__Your objective__: In the records below, find the line that contains "- **Policy A** — fix investment" and the line that contains "- **Policy C**", then retype exactly those two lines and every line between them.

═══

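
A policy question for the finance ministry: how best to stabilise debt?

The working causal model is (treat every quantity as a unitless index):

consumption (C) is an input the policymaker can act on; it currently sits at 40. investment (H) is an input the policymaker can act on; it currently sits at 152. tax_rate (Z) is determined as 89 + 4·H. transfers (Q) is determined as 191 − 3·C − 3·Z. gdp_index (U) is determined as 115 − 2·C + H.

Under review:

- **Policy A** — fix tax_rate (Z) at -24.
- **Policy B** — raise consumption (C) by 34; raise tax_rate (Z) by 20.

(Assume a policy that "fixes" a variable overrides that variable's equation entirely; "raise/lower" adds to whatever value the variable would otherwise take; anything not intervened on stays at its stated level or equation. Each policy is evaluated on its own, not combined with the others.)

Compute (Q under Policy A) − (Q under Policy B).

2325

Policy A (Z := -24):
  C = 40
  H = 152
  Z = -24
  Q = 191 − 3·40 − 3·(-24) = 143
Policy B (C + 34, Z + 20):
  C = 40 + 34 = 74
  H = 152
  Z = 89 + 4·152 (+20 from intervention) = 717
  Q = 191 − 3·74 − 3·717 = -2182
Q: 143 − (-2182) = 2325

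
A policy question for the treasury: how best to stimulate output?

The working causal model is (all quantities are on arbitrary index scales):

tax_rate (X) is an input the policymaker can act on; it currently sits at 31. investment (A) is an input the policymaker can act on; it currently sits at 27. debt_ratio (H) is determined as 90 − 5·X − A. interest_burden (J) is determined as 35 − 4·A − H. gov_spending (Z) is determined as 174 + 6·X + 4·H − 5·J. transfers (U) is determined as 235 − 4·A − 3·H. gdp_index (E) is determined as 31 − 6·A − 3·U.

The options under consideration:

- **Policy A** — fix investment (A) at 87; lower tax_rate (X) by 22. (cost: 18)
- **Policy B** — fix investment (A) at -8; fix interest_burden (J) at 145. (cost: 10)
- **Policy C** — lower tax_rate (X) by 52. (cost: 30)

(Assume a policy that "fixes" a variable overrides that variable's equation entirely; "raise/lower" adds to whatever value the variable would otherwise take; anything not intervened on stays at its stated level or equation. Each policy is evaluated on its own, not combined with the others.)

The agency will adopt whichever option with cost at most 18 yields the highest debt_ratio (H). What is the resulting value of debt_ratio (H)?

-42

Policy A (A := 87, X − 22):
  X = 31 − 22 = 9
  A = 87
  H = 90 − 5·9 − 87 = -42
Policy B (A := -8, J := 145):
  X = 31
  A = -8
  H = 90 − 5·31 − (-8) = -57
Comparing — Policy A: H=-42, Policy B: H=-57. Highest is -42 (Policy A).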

═══

__Task solution__:
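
- **Policy A** — fix investment (A) at 87; lower tax_rate (X) by 22. (cost: 18)
- **Policy B** — fix investment (A) at -8; fix interest_burden (J) at 145. (cost: 10)
- **Policy C** — lower tax_rate (X) by 52. (cost: 30)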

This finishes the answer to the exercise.